→ WHAT THE TASK ASKS:
Copy exactly the lines of the material below that run from the one containing "Late-payment penalty: 2.25%" through the one containing "Delane Pharma owed". Copy no other lines.
[[ DATA FOR ANALYSIS, beginning ]]
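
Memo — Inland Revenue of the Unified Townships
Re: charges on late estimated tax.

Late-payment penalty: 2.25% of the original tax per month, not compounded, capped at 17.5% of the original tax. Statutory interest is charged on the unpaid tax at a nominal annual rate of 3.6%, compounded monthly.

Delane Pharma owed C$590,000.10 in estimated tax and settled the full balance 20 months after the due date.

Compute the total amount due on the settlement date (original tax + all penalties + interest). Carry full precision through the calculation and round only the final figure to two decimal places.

C$729,677.42

Penalty (uncapped): 20 × 2.25% × C$590,000.10 = C$265,500.05…; cap = 17.5% × C$590,000.10 = C$103,250.02… → penalty = C$103,250.02…
Interest (3.6%/yr ÷ 12 = 0.3%/month): C$590,000.10 × ((1 + 0.003)^20 − 1) = C$36,427.3002…
Total = C$590,000.10 + C$103,250.0175 + C$36,427.3002… = C$729,677.42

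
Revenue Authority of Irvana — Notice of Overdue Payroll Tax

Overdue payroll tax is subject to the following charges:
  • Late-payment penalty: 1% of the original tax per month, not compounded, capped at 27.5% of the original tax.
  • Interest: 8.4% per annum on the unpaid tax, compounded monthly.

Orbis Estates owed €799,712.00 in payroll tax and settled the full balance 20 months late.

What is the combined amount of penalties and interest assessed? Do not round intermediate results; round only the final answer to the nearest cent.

Penalty: 20 × 1% × €799,712.00 = €159,942.40 (below the 27.5% cap of €219,920.80)
Interest (8.4%/yr ÷ 12 = 0.7%/month): €799,712.00 × ((1 + 0.007)^20 − 1) = €119,727.2171…
Penalties + interest = €159,942.4000 + €119,727.2171… = €279,669.62

€279,669.62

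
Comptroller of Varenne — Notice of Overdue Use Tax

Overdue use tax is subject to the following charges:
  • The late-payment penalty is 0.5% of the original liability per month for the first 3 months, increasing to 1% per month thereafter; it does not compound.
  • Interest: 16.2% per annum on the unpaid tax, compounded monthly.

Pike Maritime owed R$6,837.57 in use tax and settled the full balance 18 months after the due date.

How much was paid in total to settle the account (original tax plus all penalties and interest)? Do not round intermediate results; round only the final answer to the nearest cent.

R$9,832.41

Penalty, months 1–3: 3 × 0.5% × R$6,837.57 = R$102.56…
Penalty, months 4–18: 15 × 1% × R$6,837.57 = R$1,025.64…
Interest (16.2%/yr ÷ 12 = 1.35%/month): R$6,837.57 × ((1 + 0.0135)^18 − 1) = R$1,866.6396…
Total = R$6,837.57 + R$1,128.1991… + R$1,866.6396… = R$9,832.41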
[[ DATA FOR ANALYSIS, end ]]
→ EXPECTED ANSWER:
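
Late-payment penalty: 2.25% of the original tax per month, not compounded, capped at 17.5% of the original tax. Statutory interest is charged on the unpaid tax at a nominal annual rate of 3.6%, compounded monthly.

Delane Pharma owed C$590,000.10 in estimated tax and settled the full balance 20 months after the due date.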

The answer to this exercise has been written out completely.